- The task
Exactly as they appear, set down all of the records.

- Saved entries

- Opening Delimiter -

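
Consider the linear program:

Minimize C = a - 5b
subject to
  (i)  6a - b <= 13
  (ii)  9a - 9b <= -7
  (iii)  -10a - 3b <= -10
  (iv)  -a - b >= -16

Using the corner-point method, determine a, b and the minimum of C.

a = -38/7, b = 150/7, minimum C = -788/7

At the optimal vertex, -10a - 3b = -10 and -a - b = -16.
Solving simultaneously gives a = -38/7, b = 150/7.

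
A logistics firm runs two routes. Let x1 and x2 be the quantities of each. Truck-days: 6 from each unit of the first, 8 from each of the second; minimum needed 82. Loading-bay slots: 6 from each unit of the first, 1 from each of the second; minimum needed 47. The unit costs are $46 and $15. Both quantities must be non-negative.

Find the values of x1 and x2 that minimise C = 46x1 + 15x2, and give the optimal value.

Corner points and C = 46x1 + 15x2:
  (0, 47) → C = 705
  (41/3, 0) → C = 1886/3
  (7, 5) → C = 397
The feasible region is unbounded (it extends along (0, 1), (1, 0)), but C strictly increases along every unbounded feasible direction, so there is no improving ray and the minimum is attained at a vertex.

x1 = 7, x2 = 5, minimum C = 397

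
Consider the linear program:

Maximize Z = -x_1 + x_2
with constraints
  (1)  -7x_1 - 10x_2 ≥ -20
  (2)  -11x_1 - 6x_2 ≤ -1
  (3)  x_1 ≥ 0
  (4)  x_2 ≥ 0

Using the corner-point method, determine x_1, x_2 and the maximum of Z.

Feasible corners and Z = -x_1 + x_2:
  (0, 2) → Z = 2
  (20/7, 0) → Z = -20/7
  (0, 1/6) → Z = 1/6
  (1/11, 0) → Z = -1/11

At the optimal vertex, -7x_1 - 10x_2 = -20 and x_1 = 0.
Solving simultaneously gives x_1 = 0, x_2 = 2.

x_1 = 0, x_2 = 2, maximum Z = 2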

- Closing Delimiter -

- Output for this task
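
Consider the linear program:

Minimize C = a - 5b
subject to
  (i)  6a - b <= 13
  (ii)  9a - 9b <= -7
  (iii)  -10a - 3b <= -10
  (iv)  -a - b >= -16

Using the corner-point method, determine a, b and the minimum of C.

a = -38/7, b = 150/7, minimum C = -788/7

At the optimal vertex, -10a - 3b = -10 and -a - b = -16.
Solving simultaneously gives a = -38/7, b = 150/7.

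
A logistics firm runs two routes. Let x1 and x2 be the quantities of each. Truck-days: 6 from each unit of the first, 8 from each of the second; minimum needed 82. Loading-bay slots: 6 from each unit of the first, 1 from each of the second; minimum needed 47. The unit costs are $46 and $15. Both quantities must be non-negative.

Find the values of x1 and x2 that minimise C = 46x1 + 15x2, and give the optimal value.

Corner points and C = 46x1 + 15x2:
  (0, 47) → C = 705
  (41/3, 0) → C = 1886/3
  (7, 5) → C = 397
The feasible region is unbounded (it extends along (0, 1), (1, 0)), but C strictly increases along every unbounded feasible direction, so there is no improving ray and the minimum is attained at a vertex.

x1 = 7, x2 = 5, minimum C = 397

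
Consider the linear program:

Maximize Z = -x_1 + x_2
with constraints
  (1)  -7x_1 - 10x_2 ≥ -20
  (2)  -11x_1 - 6x_2 ≤ -1
  (3)  x_1 ≥ 0
  (4)  x_2 ≥ 0

Using the corner-point method, determine x_1, x_2 and the maximum of Z.

Feasible corners and Z = -x_1 + x_2:
  (0, 2) → Z = 2
  (20/7, 0) → Z = -20/7
  (0, 1/6) → Z = 1/6
  (1/11, 0) → Z = -1/11

At the optimal vertex, -7x_1 - 10x_2 = -20 and x_1 = 0.
Solving simultaneously gives x_1 = 0, x_2 = 2.

x_1 = 0, x_2 = 2, maximum Z = 2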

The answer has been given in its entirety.